Saved entries
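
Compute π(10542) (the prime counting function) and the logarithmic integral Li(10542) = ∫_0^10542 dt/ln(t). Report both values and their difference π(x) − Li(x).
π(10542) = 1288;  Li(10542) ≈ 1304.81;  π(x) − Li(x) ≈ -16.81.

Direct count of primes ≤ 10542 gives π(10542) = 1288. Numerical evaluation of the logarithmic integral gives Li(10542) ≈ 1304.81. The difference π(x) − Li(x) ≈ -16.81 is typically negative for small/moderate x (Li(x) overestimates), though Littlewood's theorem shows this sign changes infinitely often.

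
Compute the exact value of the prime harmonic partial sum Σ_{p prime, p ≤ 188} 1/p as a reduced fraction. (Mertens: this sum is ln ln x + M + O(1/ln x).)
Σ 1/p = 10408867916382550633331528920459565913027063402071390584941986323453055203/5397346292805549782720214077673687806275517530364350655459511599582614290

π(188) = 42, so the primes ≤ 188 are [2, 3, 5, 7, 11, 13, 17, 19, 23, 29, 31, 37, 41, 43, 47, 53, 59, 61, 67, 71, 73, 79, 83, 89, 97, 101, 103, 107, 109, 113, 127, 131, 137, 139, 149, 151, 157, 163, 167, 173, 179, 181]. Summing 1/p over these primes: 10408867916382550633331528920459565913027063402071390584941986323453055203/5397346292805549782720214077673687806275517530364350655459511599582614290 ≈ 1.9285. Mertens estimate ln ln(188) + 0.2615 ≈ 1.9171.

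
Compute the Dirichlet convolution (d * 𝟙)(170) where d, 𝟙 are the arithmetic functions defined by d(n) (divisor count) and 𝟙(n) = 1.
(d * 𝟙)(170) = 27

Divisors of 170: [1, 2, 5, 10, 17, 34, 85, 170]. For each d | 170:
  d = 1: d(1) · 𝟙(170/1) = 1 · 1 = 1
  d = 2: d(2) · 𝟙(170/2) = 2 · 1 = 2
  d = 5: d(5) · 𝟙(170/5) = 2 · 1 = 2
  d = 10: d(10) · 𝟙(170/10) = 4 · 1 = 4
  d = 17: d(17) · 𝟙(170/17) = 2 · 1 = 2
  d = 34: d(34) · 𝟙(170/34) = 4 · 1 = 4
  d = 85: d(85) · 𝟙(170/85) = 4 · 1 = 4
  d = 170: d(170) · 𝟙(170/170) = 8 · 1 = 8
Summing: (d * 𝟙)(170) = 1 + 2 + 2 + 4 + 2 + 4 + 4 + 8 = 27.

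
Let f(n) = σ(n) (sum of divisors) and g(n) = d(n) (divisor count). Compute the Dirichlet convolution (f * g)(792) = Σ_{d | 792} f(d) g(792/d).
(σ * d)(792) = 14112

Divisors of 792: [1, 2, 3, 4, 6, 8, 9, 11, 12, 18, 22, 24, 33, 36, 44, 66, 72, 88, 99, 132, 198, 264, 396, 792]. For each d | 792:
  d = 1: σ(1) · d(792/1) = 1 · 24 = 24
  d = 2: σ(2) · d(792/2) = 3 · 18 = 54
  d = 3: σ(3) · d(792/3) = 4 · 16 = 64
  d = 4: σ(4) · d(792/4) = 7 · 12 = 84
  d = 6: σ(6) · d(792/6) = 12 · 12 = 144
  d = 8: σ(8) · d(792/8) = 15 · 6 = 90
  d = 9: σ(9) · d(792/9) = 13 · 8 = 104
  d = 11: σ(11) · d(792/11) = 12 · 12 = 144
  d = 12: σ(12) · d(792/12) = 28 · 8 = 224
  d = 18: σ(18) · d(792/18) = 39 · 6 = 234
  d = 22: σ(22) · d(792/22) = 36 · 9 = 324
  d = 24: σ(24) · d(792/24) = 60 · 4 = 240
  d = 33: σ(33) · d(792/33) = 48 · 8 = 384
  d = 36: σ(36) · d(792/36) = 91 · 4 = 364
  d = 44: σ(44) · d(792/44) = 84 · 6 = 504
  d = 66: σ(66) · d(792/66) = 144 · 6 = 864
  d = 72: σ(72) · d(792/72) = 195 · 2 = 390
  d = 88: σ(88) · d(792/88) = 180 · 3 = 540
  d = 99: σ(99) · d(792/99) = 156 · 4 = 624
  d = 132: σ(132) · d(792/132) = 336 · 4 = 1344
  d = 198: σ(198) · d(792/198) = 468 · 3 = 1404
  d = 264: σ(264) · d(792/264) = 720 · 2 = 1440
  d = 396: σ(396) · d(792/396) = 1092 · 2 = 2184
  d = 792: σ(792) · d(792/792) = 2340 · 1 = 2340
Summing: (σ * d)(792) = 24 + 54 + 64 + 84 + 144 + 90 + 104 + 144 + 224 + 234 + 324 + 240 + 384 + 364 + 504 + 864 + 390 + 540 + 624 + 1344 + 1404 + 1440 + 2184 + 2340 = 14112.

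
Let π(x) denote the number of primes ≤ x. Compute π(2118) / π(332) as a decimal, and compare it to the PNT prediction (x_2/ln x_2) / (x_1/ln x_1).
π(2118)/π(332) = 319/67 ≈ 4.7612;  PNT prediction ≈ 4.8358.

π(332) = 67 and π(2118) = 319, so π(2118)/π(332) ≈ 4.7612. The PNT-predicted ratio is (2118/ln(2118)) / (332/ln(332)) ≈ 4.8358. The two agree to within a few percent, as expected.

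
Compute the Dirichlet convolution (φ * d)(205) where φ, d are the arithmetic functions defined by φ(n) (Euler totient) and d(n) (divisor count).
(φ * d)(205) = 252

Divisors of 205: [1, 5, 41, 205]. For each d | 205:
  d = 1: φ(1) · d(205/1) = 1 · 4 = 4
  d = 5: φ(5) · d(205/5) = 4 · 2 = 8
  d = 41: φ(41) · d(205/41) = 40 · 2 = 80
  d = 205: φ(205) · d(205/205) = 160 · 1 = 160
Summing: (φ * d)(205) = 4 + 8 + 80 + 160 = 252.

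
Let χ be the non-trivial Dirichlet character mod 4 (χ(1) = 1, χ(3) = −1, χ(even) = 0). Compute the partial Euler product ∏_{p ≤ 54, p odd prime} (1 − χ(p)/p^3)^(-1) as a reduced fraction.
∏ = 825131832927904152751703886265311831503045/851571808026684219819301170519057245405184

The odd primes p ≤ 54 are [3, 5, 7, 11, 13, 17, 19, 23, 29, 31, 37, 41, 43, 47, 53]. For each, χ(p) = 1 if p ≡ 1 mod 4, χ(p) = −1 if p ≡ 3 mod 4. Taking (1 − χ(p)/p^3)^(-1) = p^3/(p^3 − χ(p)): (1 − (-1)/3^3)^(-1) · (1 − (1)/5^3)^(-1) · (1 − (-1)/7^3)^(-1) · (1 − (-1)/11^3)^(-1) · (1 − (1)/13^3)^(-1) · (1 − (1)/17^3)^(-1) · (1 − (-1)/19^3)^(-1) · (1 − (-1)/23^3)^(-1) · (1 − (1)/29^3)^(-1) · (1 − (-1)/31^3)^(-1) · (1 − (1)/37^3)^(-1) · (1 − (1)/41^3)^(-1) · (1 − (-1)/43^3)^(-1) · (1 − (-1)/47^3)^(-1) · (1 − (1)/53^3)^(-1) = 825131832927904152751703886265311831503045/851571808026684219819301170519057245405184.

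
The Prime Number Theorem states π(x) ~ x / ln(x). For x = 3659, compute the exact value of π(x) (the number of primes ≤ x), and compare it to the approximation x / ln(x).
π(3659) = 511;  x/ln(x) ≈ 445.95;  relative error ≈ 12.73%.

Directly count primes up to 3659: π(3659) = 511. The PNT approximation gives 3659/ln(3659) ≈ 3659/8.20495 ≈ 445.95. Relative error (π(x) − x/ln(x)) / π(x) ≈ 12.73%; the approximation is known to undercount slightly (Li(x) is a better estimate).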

Required action = Every line above is to be transcribed exactly, with nothing dropped.

Response =
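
Compute π(10542) (the prime counting function) and the logarithmic integral Li(10542) = ∫_0^10542 dt/ln(t). Report both values and their difference π(x) − Li(x).
π(10542) = 1288;  Li(10542) ≈ 1304.81;  π(x) − Li(x) ≈ -16.81.

Direct count of primes ≤ 10542 gives π(10542) = 1288. Numerical evaluation of the logarithmic integral gives Li(10542) ≈ 1304.81. The difference π(x) − Li(x) ≈ -16.81 is typically negative for small/moderate x (Li(x) overestimates), though Littlewood's theorem shows this sign changes infinitely often.

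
Compute the exact value of the prime harmonic partial sum Σ_{p prime, p ≤ 188} 1/p as a reduced fraction. (Mertens: this sum is ln ln x + M + O(1/ln x).)
Σ 1/p = 10408867916382550633331528920459565913027063402071390584941986323453055203/5397346292805549782720214077673687806275517530364350655459511599582614290

π(188) = 42, so the primes ≤ 188 are [2, 3, 5, 7, 11, 13, 17, 19, 23, 29, 31, 37, 41, 43, 47, 53, 59, 61, 67, 71, 73, 79, 83, 89, 97, 101, 103, 107, 109, 113, 127, 131, 137, 139, 149, 151, 157, 163, 167, 173, 179, 181]. Summing 1/p over these primes: 10408867916382550633331528920459565913027063402071390584941986323453055203/5397346292805549782720214077673687806275517530364350655459511599582614290 ≈ 1.9285. Mertens estimate ln ln(188) + 0.2615 ≈ 1.9171.

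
Compute the Dirichlet convolution (d * 𝟙)(170) where d, 𝟙 are the arithmetic functions defined by d(n) (divisor count) and 𝟙(n) = 1.
(d * 𝟙)(170) = 27

Divisors of 170: [1, 2, 5, 10, 17, 34, 85, 170]. For each d | 170:
  d = 1: d(1) · 𝟙(170/1) = 1 · 1 = 1
  d = 2: d(2) · 𝟙(170/2) = 2 · 1 = 2
  d = 5: d(5) · 𝟙(170/5) = 2 · 1 = 2
  d = 10: d(10) · 𝟙(170/10) = 4 · 1 = 4
  d = 17: d(17) · 𝟙(170/17) = 2 · 1 = 2
  d = 34: d(34) · 𝟙(170/34) = 4 · 1 = 4
  d = 85: d(85) · 𝟙(170/85) = 4 · 1 = 4
  d = 170: d(170) · 𝟙(170/170) = 8 · 1 = 8
Summing: (d * 𝟙)(170) = 1 + 2 + 2 + 4 + 2 + 4 + 4 + 8 = 27.

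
Let f(n) = σ(n) (sum of divisors) and g(n) = d(n) (divisor count). Compute the Dirichlet convolution (f * g)(792) = Σ_{d | 792} f(d) g(792/d).
(σ * d)(792) = 14112

Divisors of 792: [1, 2, 3, 4, 6, 8, 9, 11, 12, 18, 22, 24, 33, 36, 44, 66, 72, 88, 99, 132, 198, 264, 396, 792]. For each d | 792:
  d = 1: σ(1) · d(792/1) = 1 · 24 = 24
  d = 2: σ(2) · d(792/2) = 3 · 18 = 54
  d = 3: σ(3) · d(792/3) = 4 · 16 = 64
  d = 4: σ(4) · d(792/4) = 7 · 12 = 84
  d = 6: σ(6) · d(792/6) = 12 · 12 = 144
  d = 8: σ(8) · d(792/8) = 15 · 6 = 90
  d = 9: σ(9) · d(792/9) = 13 · 8 = 104
  d = 11: σ(11) · d(792/11) = 12 · 12 = 144
  d = 12: σ(12) · d(792/12) = 28 · 8 = 224
  d = 18: σ(18) · d(792/18) = 39 · 6 = 234
  d = 22: σ(22) · d(792/22) = 36 · 9 = 324
  d = 24: σ(24) · d(792/24) = 60 · 4 = 240
  d = 33: σ(33) · d(792/33) = 48 · 8 = 384
  d = 36: σ(36) · d(792/36) = 91 · 4 = 364
  d = 44: σ(44) · d(792/44) = 84 · 6 = 504
  d = 66: σ(66) · d(792/66) = 144 · 6 = 864
  d = 72: σ(72) · d(792/72) = 195 · 2 = 390
  d = 88: σ(88) · d(792/88) = 180 · 3 = 540
  d = 99: σ(99) · d(792/99) = 156 · 4 = 624
  d = 132: σ(132) · d(792/132) = 336 · 4 = 1344
  d = 198: σ(198) · d(792/198) = 468 · 3 = 1404
  d = 264: σ(264) · d(792/264) = 720 · 2 = 1440
  d = 396: σ(396) · d(792/396) = 1092 · 2 = 2184
  d = 792: σ(792) · d(792/792) = 2340 · 1 = 2340
Summing: (σ * d)(792) = 24 + 54 + 64 + 84 + 144 + 90 + 104 + 144 + 224 + 234 + 324 + 240 + 384 + 364 + 504 + 864 + 390 + 540 + 624 + 1344 + 1404 + 1440 + 2184 + 2340 = 14112.

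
Let π(x) denote the number of primes ≤ x. Compute π(2118) / π(332) as a decimal, and compare it to the PNT prediction (x_2/ln x_2) / (x_1/ln x_1).
π(2118)/π(332) = 319/67 ≈ 4.7612;  PNT prediction ≈ 4.8358.

π(332) = 67 and π(2118) = 319, so π(2118)/π(332) ≈ 4.7612. The PNT-predicted ratio is (2118/ln(2118)) / (332/ln(332)) ≈ 4.8358. The two agree to within a few percent, as expected.

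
Compute the Dirichlet convolution (φ * d)(205) where φ, d are the arithmetic functions defined by φ(n) (Euler totient) and d(n) (divisor count).
(φ * d)(205) = 252

Divisors of 205: [1, 5, 41, 205]. For each d | 205:
  d = 1: φ(1) · d(205/1) = 1 · 4 = 4
  d = 5: φ(5) · d(205/5) = 4 · 2 = 8
  d = 41: φ(41) · d(205/41) = 40 · 2 = 80
  d = 205: φ(205) · d(205/205) = 160 · 1 = 160
Summing: (φ * d)(205) = 4 + 8 + 80 + 160 = 252.

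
Let χ be the non-trivial Dirichlet character mod 4 (χ(1) = 1, χ(3) = −1, χ(even) = 0). Compute the partial Euler product ∏_{p ≤ 54, p odd prime} (1 − χ(p)/p^3)^(-1) as a reduced fraction.
∏ = 825131832927904152751703886265311831503045/851571808026684219819301170519057245405184

The odd primes p ≤ 54 are [3, 5, 7, 11, 13, 17, 19, 23, 29, 31, 37, 41, 43, 47, 53]. For each, χ(p) = 1 if p ≡ 1 mod 4, χ(p) = −1 if p ≡ 3 mod 4. Taking (1 − χ(p)/p^3)^(-1) = p^3/(p^3 − χ(p)): (1 − (-1)/3^3)^(-1) · (1 − (1)/5^3)^(-1) · (1 − (-1)/7^3)^(-1) · (1 − (-1)/11^3)^(-1) · (1 − (1)/13^3)^(-1) · (1 − (1)/17^3)^(-1) · (1 − (-1)/19^3)^(-1) · (1 − (-1)/23^3)^(-1) · (1 − (1)/29^3)^(-1) · (1 − (-1)/31^3)^(-1) · (1 − (1)/37^3)^(-1) · (1 − (1)/41^3)^(-1) · (1 − (-1)/43^3)^(-1) · (1 − (-1)/47^3)^(-1) · (1 − (1)/53^3)^(-1) = 825131832927904152751703886265311831503045/851571808026684219819301170519057245405184.

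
The Prime Number Theorem states π(x) ~ x / ln(x). For x = 3659, compute the exact value of π(x) (the number of primes ≤ x), and compare it to the approximation x / ln(x).
π(3659) = 511;  x/ln(x) ≈ 445.95;  relative error ≈ 12.73%.

Directly count primes up to 3659: π(3659) = 511. The PNT approximation gives 3659/ln(3659) ≈ 3659/8.20495 ≈ 445.95. Relative error (π(x) − x/ln(x)) / π(x) ≈ 12.73%; the approximation is known to undercount slightly (Li(x) is a better estimate).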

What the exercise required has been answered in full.